» BRIEF
Would you output all the data exactly as it stands?

Stored dataset items
'''

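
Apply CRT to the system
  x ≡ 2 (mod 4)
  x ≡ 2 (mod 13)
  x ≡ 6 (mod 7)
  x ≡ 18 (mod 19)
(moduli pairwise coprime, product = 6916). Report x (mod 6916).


Product of moduli M = 4 · 13 · 7 · 19 = 6916.
Merge one congruence at a time:
  Start: x ≡ 2 (mod 4).
  Combine with x ≡ 2 (mod 13); new modulus lcm = 52.
    Write x = 2 + 4·t and substitute into x ≡ 2 (mod 13): 4·t ≡ 2 − 2 = 0 (mod 13).
    The inverse of 4 mod 13 is 10 (since 4·10 = 40 = 3·13 + 1), so t ≡ 10·0 = 0 ≡ 0 (mod 13).
    Then x = 2 + 4·0 = 2, valid modulo lcm(4, 13) = 52: x ≡ 2 (mod 52).
  Combine with x ≡ 6 (mod 7); new modulus lcm = 364.
    Write x = 2 + 52·t and substitute into x ≡ 6 (mod 7): 52·t ≡ 6 − 2 = 4 (mod 7).
    Reduce coefficients mod 7: 3·t ≡ 4 (mod 7).
    The inverse of 3 mod 7 is 5 (since 3·5 = 15 = 2·7 + 1), so t ≡ 5·4 = 20 ≡ 6 (mod 7).
    Then x = 2 + 52·6 = 314, valid modulo lcm(52, 7) = 364: x ≡ 314 (mod 364).
  Combine with x ≡ 18 (mod 19); new modulus lcm = 6916.
    Write x = 314 + 364·t and substitute into x ≡ 18 (mod 19): 364·t ≡ 18 − 314 = -296 (mod 19).
    Reduce coefficients mod 19: 3·t ≡ 8 (mod 19).
    The inverse of 3 mod 19 is 13 (since 3·13 = 39 = 2·19 + 1), so t ≡ 13·8 = 104 ≡ 9 (mod 19).
    Then x = 314 + 364·9 = 3590, valid modulo lcm(364, 19) = 6916: x ≡ 3590 (mod 6916).
Verify against each original: 3590 mod 4 = 2, 3590 mod 13 = 2, 3590 mod 7 = 6, 3590 mod 19 = 18.

x ≡ 3590 (mod 6916).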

'''

» RESPONSE BELOW
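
Apply CRT to the system
  x ≡ 2 (mod 4)
  x ≡ 2 (mod 13)
  x ≡ 6 (mod 7)
  x ≡ 18 (mod 19)
(moduli pairwise coprime, product = 6916). Report x (mod 6916).


Product of moduli M = 4 · 13 · 7 · 19 = 6916.
Merge one congruence at a time:
  Start: x ≡ 2 (mod 4).
  Combine with x ≡ 2 (mod 13); new modulus lcm = 52.
    Write x = 2 + 4·t and substitute into x ≡ 2 (mod 13): 4·t ≡ 2 − 2 = 0 (mod 13).
    The inverse of 4 mod 13 is 10 (since 4·10 = 40 = 3·13 + 1), so t ≡ 10·0 = 0 ≡ 0 (mod 13).
    Then x = 2 + 4·0 = 2, valid modulo lcm(4, 13) = 52: x ≡ 2 (mod 52).
  Combine with x ≡ 6 (mod 7); new modulus lcm = 364.
    Write x = 2 + 52·t and substitute into x ≡ 6 (mod 7): 52·t ≡ 6 − 2 = 4 (mod 7).
    Reduce coefficients mod 7: 3·t ≡ 4 (mod 7).
    The inverse of 3 mod 7 is 5 (since 3·5 = 15 = 2·7 + 1), so t ≡ 5·4 = 20 ≡ 6 (mod 7).
    Then x = 2 + 52·6 = 314, valid modulo lcm(52, 7) = 364: x ≡ 314 (mod 364).
  Combine with x ≡ 18 (mod 19); new modulus lcm = 6916.
    Write x = 314 + 364·t and substitute into x ≡ 18 (mod 19): 364·t ≡ 18 − 314 = -296 (mod 19).
    Reduce coefficients mod 19: 3·t ≡ 8 (mod 19).
    The inverse of 3 mod 19 is 13 (since 3·13 = 39 = 2·19 + 1), so t ≡ 13·8 = 104 ≡ 9 (mod 19).
    Then x = 314 + 364·9 = 3590, valid modulo lcm(364, 19) = 6916: x ≡ 3590 (mod 6916).
Verify against each original: 3590 mod 4 = 2, 3590 mod 13 = 2, 3590 mod 7 = 6, 3590 mod 19 = 18.

x ≡ 3590 (mod 6916).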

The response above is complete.